• [What to do]
Could you reproduce every record below exactly as written?
··· Supplied material
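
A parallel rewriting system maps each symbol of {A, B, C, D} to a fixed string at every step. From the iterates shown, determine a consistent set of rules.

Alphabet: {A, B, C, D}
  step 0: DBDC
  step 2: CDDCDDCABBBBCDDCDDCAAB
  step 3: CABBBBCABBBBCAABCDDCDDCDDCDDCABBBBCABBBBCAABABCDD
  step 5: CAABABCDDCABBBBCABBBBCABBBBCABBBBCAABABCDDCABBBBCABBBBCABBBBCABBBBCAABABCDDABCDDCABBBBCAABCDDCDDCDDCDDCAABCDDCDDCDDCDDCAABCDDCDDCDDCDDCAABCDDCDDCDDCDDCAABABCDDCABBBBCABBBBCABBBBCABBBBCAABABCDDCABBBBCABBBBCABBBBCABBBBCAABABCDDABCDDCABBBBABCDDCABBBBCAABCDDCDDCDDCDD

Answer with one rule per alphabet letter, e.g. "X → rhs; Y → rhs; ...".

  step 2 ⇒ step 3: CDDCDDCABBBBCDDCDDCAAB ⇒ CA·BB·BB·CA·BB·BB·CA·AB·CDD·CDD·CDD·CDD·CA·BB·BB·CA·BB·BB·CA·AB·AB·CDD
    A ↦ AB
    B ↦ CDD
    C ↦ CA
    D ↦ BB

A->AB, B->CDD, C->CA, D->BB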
······
• [Solution to the exercise]
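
A parallel rewriting system maps each symbol of {A, B, C, D} to a fixed string at every step. From the iterates shown, determine a consistent set of rules.

Alphabet: {A, B, C, D}
  step 0: DBDC
  step 2: CDDCDDCABBBBCDDCDDCAAB
  step 3: CABBBBCABBBBCAABCDDCDDCDDCDDCABBBBCABBBBCAABABCDD
  step 5: CAABABCDDCABBBBCABBBBCABBBBCABBBBCAABABCDDCABBBBCABBBBCABBBBCABBBBCAABABCDDABCDDCABBBBCAABCDDCDDCDDCDDCAABCDDCDDCDDCDDCAABCDDCDDCDDCDDCAABCDDCDDCDDCDDCAABABCDDCABBBBCABBBBCABBBBCABBBBCAABABCDDCABBBBCABBBBCABBBBCABBBBCAABABCDDABCDDCABBBBABCDDCABBBBCAABCDDCDDCDDCDD

Answer with one rule per alphabet letter, e.g. "X → rhs; Y → rhs; ...".

  step 2 ⇒ step 3: CDDCDDCABBBBCDDCDDCAAB ⇒ CA·BB·BB·CA·BB·BB·CA·AB·CDD·CDD·CDD·CDD·CA·BB·BB·CA·BB·BB·CA·AB·AB·CDD
    A ↦ AB
    B ↦ CDD
    C ↦ CA
    D ↦ BB

A->AB, B->CDD, C->CA, D->BB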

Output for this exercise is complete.